START INFORMATION SHOWN
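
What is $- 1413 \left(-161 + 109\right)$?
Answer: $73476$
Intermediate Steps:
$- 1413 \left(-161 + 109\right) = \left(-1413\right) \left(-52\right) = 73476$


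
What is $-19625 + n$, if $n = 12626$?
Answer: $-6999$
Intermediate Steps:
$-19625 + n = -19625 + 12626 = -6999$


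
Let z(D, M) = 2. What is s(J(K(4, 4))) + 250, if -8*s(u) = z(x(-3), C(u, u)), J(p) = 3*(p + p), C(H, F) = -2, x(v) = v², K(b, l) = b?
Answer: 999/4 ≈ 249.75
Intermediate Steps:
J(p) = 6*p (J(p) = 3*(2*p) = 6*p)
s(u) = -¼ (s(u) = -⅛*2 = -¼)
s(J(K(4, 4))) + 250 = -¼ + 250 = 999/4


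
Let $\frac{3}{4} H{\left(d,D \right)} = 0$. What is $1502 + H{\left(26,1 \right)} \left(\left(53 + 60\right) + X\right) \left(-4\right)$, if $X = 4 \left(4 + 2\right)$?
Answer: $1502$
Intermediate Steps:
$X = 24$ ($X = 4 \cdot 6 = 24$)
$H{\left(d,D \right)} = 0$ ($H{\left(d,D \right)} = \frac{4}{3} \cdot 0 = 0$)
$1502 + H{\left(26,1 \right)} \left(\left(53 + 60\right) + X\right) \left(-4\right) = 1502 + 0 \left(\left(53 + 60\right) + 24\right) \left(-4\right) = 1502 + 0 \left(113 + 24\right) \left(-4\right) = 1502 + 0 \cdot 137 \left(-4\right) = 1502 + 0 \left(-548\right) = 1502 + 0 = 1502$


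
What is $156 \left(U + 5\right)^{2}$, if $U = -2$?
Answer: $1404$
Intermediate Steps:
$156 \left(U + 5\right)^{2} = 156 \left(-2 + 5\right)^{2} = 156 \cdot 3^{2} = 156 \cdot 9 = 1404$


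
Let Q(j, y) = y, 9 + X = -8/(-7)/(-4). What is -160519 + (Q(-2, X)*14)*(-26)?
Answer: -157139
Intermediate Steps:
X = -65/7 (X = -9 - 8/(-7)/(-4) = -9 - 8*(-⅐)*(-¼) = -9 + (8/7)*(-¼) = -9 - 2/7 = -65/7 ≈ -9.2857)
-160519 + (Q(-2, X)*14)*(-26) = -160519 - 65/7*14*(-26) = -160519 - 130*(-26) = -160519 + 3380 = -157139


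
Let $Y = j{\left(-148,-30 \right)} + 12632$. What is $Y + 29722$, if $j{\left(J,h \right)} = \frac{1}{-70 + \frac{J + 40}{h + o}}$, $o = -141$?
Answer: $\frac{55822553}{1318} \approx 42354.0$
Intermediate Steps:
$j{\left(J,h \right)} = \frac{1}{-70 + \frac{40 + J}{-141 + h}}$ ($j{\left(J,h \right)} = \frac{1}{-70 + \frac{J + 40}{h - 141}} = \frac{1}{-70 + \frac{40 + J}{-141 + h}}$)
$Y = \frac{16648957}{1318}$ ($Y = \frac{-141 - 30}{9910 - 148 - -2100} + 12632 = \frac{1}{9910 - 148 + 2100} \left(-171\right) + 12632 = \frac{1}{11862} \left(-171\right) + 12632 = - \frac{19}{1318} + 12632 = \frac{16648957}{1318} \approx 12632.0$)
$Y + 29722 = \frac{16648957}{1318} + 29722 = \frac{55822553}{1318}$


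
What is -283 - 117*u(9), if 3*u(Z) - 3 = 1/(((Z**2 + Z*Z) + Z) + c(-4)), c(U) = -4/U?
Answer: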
END INFORMATION SHOWN
TASK TO CARRY OUT :: When the word "Answer" shows up in a line of the entries, pull that line out.

OUTPUT ::
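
Answer: $73476$
Answer: $-6999$
Answer: 999/4 ≈ 249.75
Answer: $1502$
Answer: $1404$
Answer: -157139
Answer: $\frac{55822553}{1318} \approx 42354.0$
Answer: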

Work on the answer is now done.